* **Description of the task**: Across the whole listing, state how many lines include "Find". Add nothing to that number.

* **Task data**:
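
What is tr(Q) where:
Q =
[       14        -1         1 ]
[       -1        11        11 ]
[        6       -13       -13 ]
tr(Q) = 14 + 11 - 13 = 12

The trace of a square matrix is the sum of its diagonal entries.
Diagonal entries of Q: Q[0][0] = 14, Q[1][1] = 11, Q[2][2] = -13.
tr(Q) = 14 + 11 - 13 = 12.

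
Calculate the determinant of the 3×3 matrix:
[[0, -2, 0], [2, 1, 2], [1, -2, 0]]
-4

Expansion along first row:
det = 0·det([[1,2],[-2,0]]) - -2·det([[2,2],[1,0]]) + 0·det([[2,1],[1,-2]])
    = 0·(1·0 - 2·-2) - -2·(2·0 - 2·1) + 0·(2·-2 - 1·1)
    = 0·4 - -2·-2 + 0·-5
    = 0 + -4 + 0 = -4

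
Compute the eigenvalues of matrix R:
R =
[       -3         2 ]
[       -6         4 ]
λ = 0, 1

Solve det(R - λI) = 0. For a 2×2 matrix the characteristic equation is λ² - (trace)λ + det = 0.
trace(R) = a + d = -3 + 4 = 1.
det(R) = a*d - b*c = (-3)*(4) - (2)*(-6) = -12 + 12 = 0.
Characteristic equation: λ² - (1)λ + (0) = 0.
Discriminant = (1)² - 4*(0) = 1 - 0 = 1.
λ = (1 ± √1) / 2 = (1 ± 1) / 2 = 0, 1.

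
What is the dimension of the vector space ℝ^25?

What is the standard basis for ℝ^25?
Dimension = 25; standard basis = {e_1, e_2, e_3, …, e_25}

ℝ^25 is the space of 25-tuples of real numbers; its dimension is 25.
The standard basis consists of 25 vectors: e_1, e_2, e_3, …, e_25, where e_i is the vector with 1 in position i and 0 elsewhere.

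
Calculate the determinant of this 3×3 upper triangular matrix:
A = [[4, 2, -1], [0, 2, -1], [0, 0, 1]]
8

The determinant of a triangular matrix is the product of its diagonal entries (the off-diagonal entries above the diagonal do not affect it).
det(A) = (4) * (2) * (1) = 8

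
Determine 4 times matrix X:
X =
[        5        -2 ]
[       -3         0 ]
4X =
[       20        -8 ]
[      -12         0 ]

Scalar multiplication is elementwise: (4X)[i][j] = 4 * X[i][j].
  (4X)[0][0] = 4 * (5) = 20
  (4X)[0][1] = 4 * (-2) = -8
  (4X)[1][0] = 4 * (-3) = -12
  (4X)[1][1] = 4 * (0) = 0
4X =
[       20        -8 ]
[      -12         0 ]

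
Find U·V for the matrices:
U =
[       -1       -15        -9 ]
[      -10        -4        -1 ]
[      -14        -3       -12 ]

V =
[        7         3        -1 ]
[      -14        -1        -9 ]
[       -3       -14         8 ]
UV =
[      230       138        64 ]
[      -11       -12        38 ]
[      -20       129       -55 ]

Matrix multiplication: (UV)[i][j] = sum over k of U[i][k] * V[k][j].
  (UV)[0][0] = (-1)*(7) + (-15)*(-14) + (-9)*(-3) = 230
  (UV)[0][1] = (-1)*(3) + (-15)*(-1) + (-9)*(-14) = 138
  (UV)[0][2] = (-1)*(-1) + (-15)*(-9) + (-9)*(8) = 64
  (UV)[1][0] = (-10)*(7) + (-4)*(-14) + (-1)*(-3) = -11
  (UV)[1][1] = (-10)*(3) + (-4)*(-1) + (-1)*(-14) = -12
  (UV)[1][2] = (-10)*(-1) + (-4)*(-9) + (-1)*(8) = 38
  (UV)[2][0] = (-14)*(7) + (-3)*(-14) + (-12)*(-3) = -20
  (UV)[2][1] = (-14)*(3) + (-3)*(-1) + (-12)*(-14) = 129
  (UV)[2][2] = (-14)*(-1) + (-3)*(-9) + (-12)*(8) = -55
UV =
[      230       138        64 ]
[      -11       -12        38 ]
[      -20       129       -55 ]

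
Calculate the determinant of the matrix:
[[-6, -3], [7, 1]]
15

For a 2×2 matrix [[a, b], [c, d]], det = ad - bc
det = (-6)(1) - (-3)(7) = -6 - -21 = 15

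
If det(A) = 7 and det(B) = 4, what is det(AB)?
28

Use the multiplicative property of determinants: det(AB) = det(A)*det(B).
det(AB) = (7)*(4) = 28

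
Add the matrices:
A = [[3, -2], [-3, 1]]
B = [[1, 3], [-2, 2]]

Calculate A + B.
[[4, 1], [-5, 3]]

Add corresponding elements:
(3)+(1)=4
(-2)+(3)=1
(-3)+(-2)=-5
(1)+(2)=3
A + B = [[4, 1], [-5, 3]]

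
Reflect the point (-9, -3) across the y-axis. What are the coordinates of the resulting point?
(9, -3)

Reflection across y-axis: (-9, -3) → (9, -3)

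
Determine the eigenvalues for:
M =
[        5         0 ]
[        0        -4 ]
λ = -4, 5

Solve det(M - λI) = 0. For a 2×2 matrix the characteristic equation is λ² - (trace)λ + det = 0.
trace(M) = a + d = 5 - 4 = 1.
det(M) = a*d - b*c = (5)*(-4) - (0)*(0) = -20 - 0 = -20.
Characteristic equation: λ² - (1)λ + (-20) = 0.
Discriminant = (1)² - 4*(-20) = 1 + 80 = 81.
λ = (1 ± √81) / 2 = (1 ± 9) / 2 = -4, 5.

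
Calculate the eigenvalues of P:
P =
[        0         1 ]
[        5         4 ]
λ = -1, 5

Solve det(P - λI) = 0. For a 2×2 matrix the characteristic equation is λ² - (trace)λ + det = 0.
trace(P) = a + d = 0 + 4 = 4.
det(P) = a*d - b*c = (0)*(4) - (1)*(5) = 0 - 5 = -5.
Characteristic equation: λ² - (4)λ + (-5) = 0.
Discriminant = (4)² - 4*(-5) = 16 + 20 = 36.
λ = (4 ± √36) / 2 = (4 ± 6) / 2 = -1, 5.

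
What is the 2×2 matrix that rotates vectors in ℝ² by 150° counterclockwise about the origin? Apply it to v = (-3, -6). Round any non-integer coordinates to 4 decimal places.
R = [[-√3/2, -1/2], [1/2, -√3/2]]; R·v = (5.5981, 3.6962)

A counterclockwise rotation by angle θ in ℝ² has matrix R(θ) = [[cos θ, -sin θ], [sin θ, cos θ]].
For θ = 150°: cos θ = -√3/2, sin θ = 1/2.
R(150°) = [[-√3/2, -1/2], [1/2, -√3/2]].
R·v = [-√3/2·-3 + (-1/2)·-6, 1/2·-3 + -√3/2·-6] = (5.5981, 3.6962).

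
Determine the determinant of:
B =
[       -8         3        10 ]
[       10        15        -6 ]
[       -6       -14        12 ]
det(B) = -1520

Expand along row 0 (cofactor expansion): det(B) = a*(e*i - f*h) - b*(d*i - f*g) + c*(d*h - e*g), where the 3×3 is [[a, b, c], [d, e, f], [g, h, i]].
Minor M_00 = (15)*(12) - (-6)*(-14) = 180 - 84 = 96.
Minor M_01 = (10)*(12) - (-6)*(-6) = 120 - 36 = 84.
Minor M_02 = (10)*(-14) - (15)*(-6) = -140 + 90 = -50.
det(B) = (-8)*(96) - (3)*(84) + (10)*(-50) = -768 - 252 - 500 = -1520.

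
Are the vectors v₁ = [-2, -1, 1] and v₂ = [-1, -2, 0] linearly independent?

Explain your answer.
Yes, linearly independent

Two vectors are linearly dependent iff one is a scalar multiple of the other.
No single scalar k satisfies v₂ = k·v₁ (the ratios of corresponding entries disagree), so v₁ and v₂ are linearly independent.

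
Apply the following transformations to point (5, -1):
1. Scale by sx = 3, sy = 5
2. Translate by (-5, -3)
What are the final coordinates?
(10, -8)

Step 1: Scale (5, -1) by (sx, sy) = (3, 5) → (15, -5)
Step 2: Translate by (-5, -3) → (10, -8)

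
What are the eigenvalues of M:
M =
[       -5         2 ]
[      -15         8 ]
λ = -2, 5

Solve det(M - λI) = 0. For a 2×2 matrix the characteristic equation is λ² - (trace)λ + det = 0.
trace(M) = a + d = -5 + 8 = 3.
det(M) = a*d - b*c = (-5)*(8) - (2)*(-15) = -40 + 30 = -10.
Characteristic equation: λ² - (3)λ + (-10) = 0.
Discriminant = (3)² - 4*(-10) = 9 + 40 = 49.
λ = (3 ± √49) / 2 = (3 ± 7) / 2 = -2, 5.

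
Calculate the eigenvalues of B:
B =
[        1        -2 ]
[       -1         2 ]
λ = 0, 3

Solve det(B - λI) = 0. For a 2×2 matrix the characteristic equation is λ² - (trace)λ + det = 0.
trace(B) = a + d = 1 + 2 = 3.
det(B) = a*d - b*c = (1)*(2) - (-2)*(-1) = 2 - 2 = 0.
Characteristic equation: λ² - (3)λ + (0) = 0.
Discriminant = (3)² - 4*(0) = 9 - 0 = 9.
λ = (3 ± √9) / 2 = (3 ± 3) / 2 = 0, 3.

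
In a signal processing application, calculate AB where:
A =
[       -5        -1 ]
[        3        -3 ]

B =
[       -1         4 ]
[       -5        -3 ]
AB =
[       10       -17 ]
[       12        21 ]

Matrix multiplication: (AB)[i][j] = sum over k of A[i][k] * B[k][j].
  (AB)[0][0] = (-5)*(-1) + (-1)*(-5) = 10
  (AB)[0][1] = (-5)*(4) + (-1)*(-3) = -17
  (AB)[1][0] = (3)*(-1) + (-3)*(-5) = 12
  (AB)[1][1] = (3)*(4) + (-3)*(-3) = 21
AB =
[       10       -17 ]
[       12        21 ]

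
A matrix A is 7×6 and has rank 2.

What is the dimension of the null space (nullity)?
4

The rank-nullity theorem for an m×n matrix states:
rank(A) + nullity(A) = n (the number of columns).
Here n = 6 and rank(A) = 2, so nullity(A) = 6 - 2 = 4.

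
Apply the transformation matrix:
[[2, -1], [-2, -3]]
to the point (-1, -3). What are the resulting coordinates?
(1, 11)

Matrix multiplication:
[[2, -1], [-2, -3]] × [-1, -3]ᵀ
= [2×-1 + -1×-3, -2×-1 + -3×-3]ᵀ
= [1.0000, 11.0000]ᵀ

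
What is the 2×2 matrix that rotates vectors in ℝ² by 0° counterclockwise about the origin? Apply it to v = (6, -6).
R = [[1, 0], [0, 1]]; R·v = (6, -6)

A counterclockwise rotation by angle θ in ℝ² has matrix R(θ) = [[cos θ, -sin θ], [sin θ, cos θ]].
For θ = 0°: cos θ = 1, sin θ = 0.
R(0°) = [[1, 0], [0, 1]].
R·v = [1·6 + (0)·-6, 0·6 + 1·-6] = (6, -6).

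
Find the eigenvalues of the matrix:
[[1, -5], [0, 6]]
λ = 1 and λ = 6

Characteristic equation: det(A - λI) = 0
λ² - (trace)λ + (det) = 0
λ² - (7)λ + (6) = 0
λ² - 7λ + 6 = 0
Solving: λ = 1, 6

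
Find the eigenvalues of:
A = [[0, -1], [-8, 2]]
λ = -2, 4

Solve det(A - λI) = 0. For a 2×2 matrix this is λ² - (trace)λ + det = 0.
trace(A) = 0 + 2 = 2.
det(A) = (0)*(2) - (-1)*(-8) = 0 - 8 = -8.
Characteristic equation: λ² - (2)λ + (-8) = 0.
Discriminant: (2)² - 4*(-8) = 4 + 32 = 36.
Roots: λ = (2 ± √36) / 2 = -2, 4.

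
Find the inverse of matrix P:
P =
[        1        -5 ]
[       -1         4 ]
det(P) = -1
P⁻¹ =
[       -4        -5 ]
[       -1        -1 ]

For a 2×2 matrix P = [[a, b], [c, d]] with det(P) ≠ 0, P⁻¹ = (1/det(P)) * [[d, -b], [-c, a]].
det(P) = (1)*(4) - (-5)*(-1) = 4 - 5 = -1.
P⁻¹ = (1/-1) * [[4, 5], [1, 1]].
Dividing each entry by -1 and reducing:
P⁻¹ =
[       -4        -5 ]
[       -1        -1 ]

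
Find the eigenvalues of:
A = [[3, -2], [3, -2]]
λ = 0, 1

Solve det(A - λI) = 0. For a 2×2 matrix this is λ² - (trace)λ + det = 0.
trace(A) = 3 - 2 = 1.
det(A) = (3)*(-2) - (-2)*(3) = -6 + 6 = 0.
Characteristic equation: λ² - (1)λ + (0) = 0.
Discriminant: (1)² - 4*(0) = 1 - 0 = 1.
Roots: λ = (1 ± √1) / 2 = 0, 1.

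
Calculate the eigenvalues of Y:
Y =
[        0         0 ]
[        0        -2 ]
λ = -2, 0

Solve det(Y - λI) = 0. For a 2×2 matrix the characteristic equation is λ² - (trace)λ + det = 0.
trace(Y) = a + d = 0 - 2 = -2.
det(Y) = a*d - b*c = (0)*(-2) - (0)*(0) = 0 - 0 = 0.
Characteristic equation: λ² - (-2)λ + (0) = 0.
Discriminant = (-2)² - 4*(0) = 4 - 0 = 4.
λ = (-2 ± √4) / 2 = (-2 ± 2) / 2 = -2, 0.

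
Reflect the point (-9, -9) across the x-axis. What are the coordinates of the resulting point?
(-9, 9)

Reflection across x-axis: (-9, -9) → (-9, 9)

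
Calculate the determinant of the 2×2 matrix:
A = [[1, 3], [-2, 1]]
7

For A = [[a, b], [c, d]], det(A) = a*d - b*c.
det(A) = (1)*(1) - (3)*(-2) = 1 - -6 = 7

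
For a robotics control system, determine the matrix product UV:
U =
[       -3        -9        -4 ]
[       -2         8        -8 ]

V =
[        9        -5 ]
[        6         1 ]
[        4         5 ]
UV =
[      -97       -14 ]
[       -2       -22 ]

Matrix multiplication: (UV)[i][j] = sum over k of U[i][k] * V[k][j].
  (UV)[0][0] = (-3)*(9) + (-9)*(6) + (-4)*(4) = -97
  (UV)[0][1] = (-3)*(-5) + (-9)*(1) + (-4)*(5) = -14
  (UV)[1][0] = (-2)*(9) + (8)*(6) + (-8)*(4) = -2
  (UV)[1][1] = (-2)*(-5) + (8)*(1) + (-8)*(5) = -22
UV =
[      -97       -14 ]
[       -2       -22 ]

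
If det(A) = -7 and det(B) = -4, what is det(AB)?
28

Use the multiplicative property of determinants: det(AB) = det(A)*det(B).
det(AB) = (-7)*(-4) = 28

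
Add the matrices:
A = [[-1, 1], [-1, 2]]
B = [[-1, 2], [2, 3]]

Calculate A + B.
[[-2, 3], [1, 5]]

Add corresponding elements:
(-1)+(-1)=-2
(1)+(2)=3
(-1)+(2)=1
(2)+(3)=5
A + B = [[-2, 3], [1, 5]]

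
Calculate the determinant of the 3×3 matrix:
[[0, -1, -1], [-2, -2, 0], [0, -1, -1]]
0

Expansion along first row:
det = 0·det([[-2,0],[-1,-1]]) - -1·det([[-2,0],[0,-1]]) + -1·det([[-2,-2],[0,-1]])
    = 0·(-2·-1 - 0·-1) - -1·(-2·-1 - 0·0) + -1·(-2·-1 - -2·0)
    = 0·2 - -1·2 + -1·2
    = 0 + 2 + -2 = 0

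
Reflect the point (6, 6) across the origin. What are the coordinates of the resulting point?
(-6, -6)

Reflection across origin: (6, 6) → (-6, -6)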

* **Answer space**: 5